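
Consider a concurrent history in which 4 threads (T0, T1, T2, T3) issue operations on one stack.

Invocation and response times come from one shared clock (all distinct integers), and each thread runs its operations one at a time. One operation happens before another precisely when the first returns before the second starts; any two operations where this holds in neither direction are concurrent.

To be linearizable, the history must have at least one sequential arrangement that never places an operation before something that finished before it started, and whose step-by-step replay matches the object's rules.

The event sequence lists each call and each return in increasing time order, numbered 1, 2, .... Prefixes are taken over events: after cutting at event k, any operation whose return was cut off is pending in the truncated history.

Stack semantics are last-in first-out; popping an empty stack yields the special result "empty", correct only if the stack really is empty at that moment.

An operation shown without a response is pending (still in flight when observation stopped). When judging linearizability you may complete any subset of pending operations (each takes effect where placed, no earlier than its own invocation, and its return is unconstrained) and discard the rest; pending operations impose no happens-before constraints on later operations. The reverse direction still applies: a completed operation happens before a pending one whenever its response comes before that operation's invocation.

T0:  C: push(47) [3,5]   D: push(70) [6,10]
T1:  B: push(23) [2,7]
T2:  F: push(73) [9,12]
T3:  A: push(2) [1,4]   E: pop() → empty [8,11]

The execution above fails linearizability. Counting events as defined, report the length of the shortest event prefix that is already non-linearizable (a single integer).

11

events 1..10 are linearizable; a witness order is A, B, C, D:
after step 1 (A push(2)): stack <2>
after step 2 (B push(23)): stack <2,23>
after step 3 (C push(47)): stack <2,23,47>
after step 4 (D push(70)): stack <2,23,47,70>
include event 11 — E responding at 11 — and every candidate order breaks
every completion of the 1 pending operation (F) was checked; none linearizes
sample order A, B, C, D, E (pending dropped) stalls at step 5 — E pop() → empty has no legal effect
sample order A, B, C, E, D (pending dropped) stalls at step 4 — E pop() → empty has no legal effect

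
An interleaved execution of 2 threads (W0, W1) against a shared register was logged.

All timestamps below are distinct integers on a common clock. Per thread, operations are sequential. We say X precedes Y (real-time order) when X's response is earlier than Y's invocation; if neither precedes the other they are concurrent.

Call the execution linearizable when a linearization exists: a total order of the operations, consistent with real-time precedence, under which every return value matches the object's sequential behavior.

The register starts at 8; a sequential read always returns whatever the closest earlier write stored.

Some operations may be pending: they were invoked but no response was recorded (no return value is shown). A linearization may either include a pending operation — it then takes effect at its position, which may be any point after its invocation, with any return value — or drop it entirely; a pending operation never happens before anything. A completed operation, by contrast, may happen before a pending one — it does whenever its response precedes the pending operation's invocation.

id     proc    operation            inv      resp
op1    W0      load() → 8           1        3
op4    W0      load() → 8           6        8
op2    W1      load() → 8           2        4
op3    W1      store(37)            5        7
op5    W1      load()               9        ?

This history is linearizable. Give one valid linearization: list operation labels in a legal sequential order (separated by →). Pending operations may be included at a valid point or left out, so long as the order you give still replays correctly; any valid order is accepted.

after step 1 (op1 load() → 8): value 8
after step 2 (op2 load() → 8): value 8
after step 3 (op4 load() → 8): value 8
after step 4 (op3 store(37)): value 37

op1 → op2 → op4 → op3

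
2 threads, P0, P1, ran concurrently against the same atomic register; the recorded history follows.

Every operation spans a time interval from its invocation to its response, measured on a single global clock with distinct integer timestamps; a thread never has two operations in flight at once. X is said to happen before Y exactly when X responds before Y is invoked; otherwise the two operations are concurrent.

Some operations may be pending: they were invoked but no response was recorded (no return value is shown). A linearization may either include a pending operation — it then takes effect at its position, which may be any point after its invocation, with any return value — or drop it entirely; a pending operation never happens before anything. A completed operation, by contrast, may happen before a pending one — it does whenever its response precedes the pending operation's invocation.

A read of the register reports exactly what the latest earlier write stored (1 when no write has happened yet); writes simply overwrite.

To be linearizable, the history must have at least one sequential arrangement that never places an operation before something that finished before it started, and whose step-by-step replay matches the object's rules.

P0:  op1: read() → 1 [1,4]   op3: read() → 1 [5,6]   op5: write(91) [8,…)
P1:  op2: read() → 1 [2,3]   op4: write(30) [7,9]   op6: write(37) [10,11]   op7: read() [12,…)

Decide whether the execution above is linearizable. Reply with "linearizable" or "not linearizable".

one valid linearization: op1, op2, op3, op4, op5, op6
after step 1 (op1 read() → 1): value 1
after step 2 (op2 read() → 1): value 1
after step 3 (op3 read() → 1): value 1
after step 4 (op4 write(30)): value 30
after step 5 (op5 write(91) (pending, included)): value 91
after step 6 (op6 write(37)): value 37

linearizable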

**The task**
Verbatim reproduction of the entries is required.

**Exercise result**
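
Consider a concurrent history in which 4 threads (T0, T1, T2, T3) issue operations on one stack.

Invocation and response times come from one shared clock (all distinct integers), and each thread runs its operations one at a time. One operation happens before another precisely when the first returns before the second starts; any two operations where this holds in neither direction are concurrent.

To be linearizable, the history must have at least one sequential arrangement that never places an operation before something that finished before it started, and whose step-by-step replay matches the object's rules.

The event sequence lists each call and each return in increasing time order, numbered 1, 2, .... Prefixes are taken over events: after cutting at event k, any operation whose return was cut off is pending in the truncated history.

Stack semantics are last-in first-out; popping an empty stack yields the special result "empty", correct only if the stack really is empty at that moment.

An operation shown without a response is pending (still in flight when observation stopped). When judging linearizability you may complete any subset of pending operations (each takes effect where placed, no earlier than its own invocation, and its return is unconstrained) and discard the rest; pending operations impose no happens-before constraints on later operations. The reverse direction still applies: a completed operation happens before a pending one whenever its response comes before that operation's invocation.

T0:  C: push(47) [3,5]   D: push(70) [6,10]
T1:  B: push(23) [2,7]
T2:  F: push(73) [9,12]
T3:  A: push(2) [1,4]   E: pop() → empty [8,11]

The execution above fails linearizability. Counting events as defined, report the length of the shortest event prefix that is already non-linearizable (a single integer).

11

events 1..10 are linearizable; a witness order is A, B, C, D:
after step 1 (A push(2)): stack <2>
after step 2 (B push(23)): stack <2,23>
after step 3 (C push(47)): stack <2,23,47>
after step 4 (D push(70)): stack <2,23,47,70>
include event 11 — E responding at 11 — and every candidate order breaks
every completion of the 1 pending operation (F) was checked; none linearizes
sample order A, B, C, D, E (pending dropped) stalls at step 5 — E pop() → empty has no legal effect
sample order A, B, C, E, D (pending dropped) stalls at step 4 — E pop() → empty has no legal effect

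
An interleaved execution of 2 threads (W0, W1) against a shared register was logged.

All timestamps below are distinct integers on a common clock. Per thread, operations are sequential. We say X precedes Y (real-time order) when X's response is earlier than Y's invocation; if neither precedes the other they are concurrent.

Call the execution linearizable when a linearization exists: a total order of the operations, consistent with real-time precedence, under which every return value matches the object's sequential behavior.

The register starts at 8; a sequential read always returns whatever the closest earlier write stored.

Some operations may be pending: they were invoked but no response was recorded (no return value is shown). A linearization may either include a pending operation — it then takes effect at its position, which may be any point after its invocation, with any return value — or drop it entirely; a pending operation never happens before anything. A completed operation, by contrast, may happen before a pending one — it does whenever its response precedes the pending operation's invocation.

id     proc    operation            inv      resp
op1    W0      load() → 8           1        3
op4    W0      load() → 8           6        8
op2    W1      load() → 8           2        4
op3    W1      store(37)            5        7
op5    W1      load()               9        ?

This history is linearizable. Give one valid linearization: list operation labels in a legal sequential order (separated by →). Pending operations may be included at a valid point or left out, so long as the order you give still replays correctly; any valid order is accepted.

after step 1 (op1 load() → 8): value 8
after step 2 (op2 load() → 8): value 8
after step 3 (op4 load() → 8): value 8
after step 4 (op3 store(37)): value 37

op1 → op2 → op4 → op3

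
2 threads, P0, P1, ran concurrently against the same atomic register; the recorded history follows.

Every operation spans a time interval from its invocation to its response, measured on a single global clock with distinct integer timestamps; a thread never has two operations in flight at once. X is said to happen before Y exactly when X responds before Y is invoked; otherwise the two operations are concurrent.

Some operations may be pending: they were invoked but no response was recorded (no return value is shown). A linearization may either include a pending operation — it then takes effect at its position, which may be any point after its invocation, with any return value — or drop it entirely; a pending operation never happens before anything. A completed operation, by contrast, may happen before a pending one — it does whenever its response precedes the pending operation's invocation.

A read of the register reports exactly what the latest earlier write stored (1 when no write has happened yet); writes simply overwrite.

To be linearizable, the history must have at least one sequential arrangement that never places an operation before something that finished before it started, and whose step-by-step replay matches the object's rules.

P0:  op1: read() → 1 [1,4]   op3: read() → 1 [5,6]   op5: write(91) [8,…)
P1:  op2: read() → 1 [2,3]   op4: write(30) [7,9]   op6: write(37) [10,11]   op7: read() [12,…)

Decide whether the execution above is linearizable. Reply with "linearizable" or "not linearizable".

one valid linearization: op1, op2, op3, op4, op5, op6
after step 1 (op1 read() → 1): value 1
after step 2 (op2 read() → 1): value 1
after step 3 (op3 read() → 1): value 1
after step 4 (op4 write(30)): value 30
after step 5 (op5 write(91) (pending, included)): value 91
after step 6 (op6 write(37)): value 37

linearizable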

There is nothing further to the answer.